Collected data

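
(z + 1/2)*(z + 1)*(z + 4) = z^3 + 11*z^2/2 + 13*z/2 + 2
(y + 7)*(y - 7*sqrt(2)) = y^2 - 7*sqrt(2)*y + 7*y - 49*sqrt(2)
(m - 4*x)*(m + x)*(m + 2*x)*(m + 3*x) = m^4 + 2*m^3*x - 13*m^2*x^2 - 38*m*x^3 - 24*x^4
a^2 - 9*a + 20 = (a - 5)*(a - 4)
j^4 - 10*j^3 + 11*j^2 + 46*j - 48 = (j - 8)*(j - 3)*(j - 1)*(j + 2)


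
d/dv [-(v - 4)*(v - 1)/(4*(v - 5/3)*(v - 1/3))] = 9*(-27*v^2 + 62*v - 47)/(4*(81*v^4 - 324*v^3 + 414*v^2 - 180*v + 25))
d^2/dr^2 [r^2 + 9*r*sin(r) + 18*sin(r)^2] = -9*r*sin(r) - 72*sin(r)^2 + 18*cos(r) + 38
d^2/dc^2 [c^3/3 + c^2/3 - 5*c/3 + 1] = 2*c + 2/3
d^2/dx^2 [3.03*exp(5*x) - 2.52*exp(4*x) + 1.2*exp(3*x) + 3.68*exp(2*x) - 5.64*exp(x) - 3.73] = (75.75*exp(4*x) - 40.32*exp(3*x) + 10.8*exp(2*x) + 14.72*exp(x) - 5.64)*exp(x)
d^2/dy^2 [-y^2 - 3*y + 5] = -2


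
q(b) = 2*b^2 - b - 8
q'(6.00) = 23.00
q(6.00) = 58.00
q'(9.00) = 35.00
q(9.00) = 145.00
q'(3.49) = 12.96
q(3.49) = 12.87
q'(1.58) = 5.32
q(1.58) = -4.59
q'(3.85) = 14.40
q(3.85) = 17.80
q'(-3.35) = -14.40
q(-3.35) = 17.80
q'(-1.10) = -5.40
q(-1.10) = -4.48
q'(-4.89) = -20.56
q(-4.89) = 44.71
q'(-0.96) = -4.84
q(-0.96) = -5.20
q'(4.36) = 16.44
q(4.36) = 25.66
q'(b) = 4*b - 1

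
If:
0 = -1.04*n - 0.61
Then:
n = -0.59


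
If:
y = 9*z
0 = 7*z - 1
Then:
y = 9/7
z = 1/7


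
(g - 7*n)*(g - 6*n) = g^2 - 13*g*n + 42*n^2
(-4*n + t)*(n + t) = -4*n^2 - 3*n*t + t^2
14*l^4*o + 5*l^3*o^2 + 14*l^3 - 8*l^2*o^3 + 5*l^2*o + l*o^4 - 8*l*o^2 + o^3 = (-7*l + o)*(-2*l + o)*(l + o)*(l*o + 1)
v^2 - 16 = (v - 4)*(v + 4)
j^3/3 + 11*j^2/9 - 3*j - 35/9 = (j/3 + 1/3)*(j - 7/3)*(j + 5)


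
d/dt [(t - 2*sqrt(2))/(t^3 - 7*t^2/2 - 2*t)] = 2*(-t*(-2*t^2 + 7*t + 4) + 2*(t - 2*sqrt(2))*(-3*t^2 + 7*t + 2))/(t^2*(-2*t^2 + 7*t + 4)^2)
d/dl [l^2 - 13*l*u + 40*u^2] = 2*l - 13*u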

Your objective: Only output the lines from the one with "q'(b) = 4*b - 1" through the end of the entries above, exactly as they are.

Response to this exercise:
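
q'(b) = 4*b - 1

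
If:
0 = -1.04*n - 0.61
Then:
n = -0.59


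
If:
y = 9*z
0 = 7*z - 1
Then:
y = 9/7
z = 1/7


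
(g - 7*n)*(g - 6*n) = g^2 - 13*g*n + 42*n^2
(-4*n + t)*(n + t) = -4*n^2 - 3*n*t + t^2
14*l^4*o + 5*l^3*o^2 + 14*l^3 - 8*l^2*o^3 + 5*l^2*o + l*o^4 - 8*l*o^2 + o^3 = (-7*l + o)*(-2*l + o)*(l + o)*(l*o + 1)
v^2 - 16 = (v - 4)*(v + 4)
j^3/3 + 11*j^2/9 - 3*j - 35/9 = (j/3 + 1/3)*(j - 7/3)*(j + 5)


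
d/dt [(t - 2*sqrt(2))/(t^3 - 7*t^2/2 - 2*t)] = 2*(-t*(-2*t^2 + 7*t + 4) + 2*(t - 2*sqrt(2))*(-3*t^2 + 7*t + 2))/(t^2*(-2*t^2 + 7*t + 4)^2)
d/dl [l^2 - 13*l*u + 40*u^2] = 2*l - 13*u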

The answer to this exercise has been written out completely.